DESCRIPTION OF THE TASK
Return only the line containing "For the sequence" and each line after it, exactly as written, through the end of the records.

[Collected data]
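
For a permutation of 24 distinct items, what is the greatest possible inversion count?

The maximum occurs when the array is in strictly decreasing order: every one of the C(24, 2) pairs is inverted.
C(24, 2) = 24·23/2 = 276

276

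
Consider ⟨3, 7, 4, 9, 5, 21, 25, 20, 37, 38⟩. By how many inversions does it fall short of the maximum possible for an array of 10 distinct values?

40

Maximum inversions for 10 distinct elements is C(10, 2) = 10·9/2 = 45.
Current inversions — for each element, count later smaller elements:
3: 0
7: 2
4: 0
9: 1
5: 0
21: 1
25: 1
20: 0
37: 0
38: 0
Current total: 0 + 2 + 0 + 1 + 0 + 1 + 1 + 0 + 0 + 0 = 5
Shortfall: 45 − 5 = 40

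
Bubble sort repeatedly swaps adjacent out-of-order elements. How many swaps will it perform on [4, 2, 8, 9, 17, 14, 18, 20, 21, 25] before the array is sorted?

Minimum adjacent swaps = number of inversions (each swap of adjacent out-of-order elements removes one inversion and no swap can remove more).
Count inversions — for each element, later elements that are smaller:
4: 2 → 1
2: none → 0
8: none → 0
9: none → 0
17: 14 → 1
14: none → 0
18: none → 0
20: none → 0
21: none → 0
25: none → 0
Total inversions: 1 + 0 + 0 + 0 + 1 + 0 + 0 + 0 + 0 + 0 = 2

2 adjacent swaps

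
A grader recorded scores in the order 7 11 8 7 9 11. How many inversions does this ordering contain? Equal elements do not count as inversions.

Out-of-order index pairs (1-indexed):
(2,3): 11 > 8
(2,4): 11 > 7
(2,5): 11 > 9
(3,4): 8 > 7
That's 4 pairs.

4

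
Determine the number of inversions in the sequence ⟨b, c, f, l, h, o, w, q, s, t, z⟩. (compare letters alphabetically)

For each element, count later entries that are smaller:
b: 0
c: 0
f: 0
l: 1
h: 0
o: 0
w: 3
q: 0
s: 0
t: 0
z: 0
Sum: 0 + 0 + 0 + 1 + 0 + 0 + 3 + 0 + 0 + 0 + 0 = 4

Inversions: 4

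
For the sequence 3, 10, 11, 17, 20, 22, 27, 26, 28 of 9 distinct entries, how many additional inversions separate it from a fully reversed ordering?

Maximum inversions for 9 distinct elements is C(9, 2) = 9·8/2 = 36.
Current inversions — for each element, count later smaller elements:
3: 0
10: 0
11: 0
17: 0
20: 0
22: 0
27: 1
26: 0
28: 0
Current total: 0 + 0 + 0 + 0 + 0 + 0 + 1 + 0 + 0 = 1
Shortfall: 36 − 1 = 35

35 inversions short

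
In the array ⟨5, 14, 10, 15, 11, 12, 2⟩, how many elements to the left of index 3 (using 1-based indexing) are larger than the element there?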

OUTPUT BELOW
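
For the sequence 3, 10, 11, 17, 20, 22, 27, 26, 28 of 9 distinct entries, how many additional inversions separate it from a fully reversed ordering?

Maximum inversions for 9 distinct elements is C(9, 2) = 9·8/2 = 36.
Current inversions — for each element, count later smaller elements:
3: 0
10: 0
11: 0
17: 0
20: 0
22: 0
27: 1
26: 0
28: 0
Current total: 0 + 0 + 0 + 0 + 0 + 0 + 1 + 0 + 0 = 1
Shortfall: 36 − 1 = 35

35 inversions short

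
In the array ⟨5, 14, 10, 15, 11, 12, 2⟩, how many elements to the left of index 3 (using 1-based indexing) are larger than the element there?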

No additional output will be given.